§ Input material:
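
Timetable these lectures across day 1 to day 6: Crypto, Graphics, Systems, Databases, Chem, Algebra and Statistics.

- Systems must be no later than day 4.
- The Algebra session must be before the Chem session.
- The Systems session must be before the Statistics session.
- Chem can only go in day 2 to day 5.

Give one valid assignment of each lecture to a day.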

§ Task goal:
For this task, copy every line of the material in which "session" appears.

§ Answer to this exercise:
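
- The Algebra session must be before the Chem session.
- The Systems session must be before the Statistics session.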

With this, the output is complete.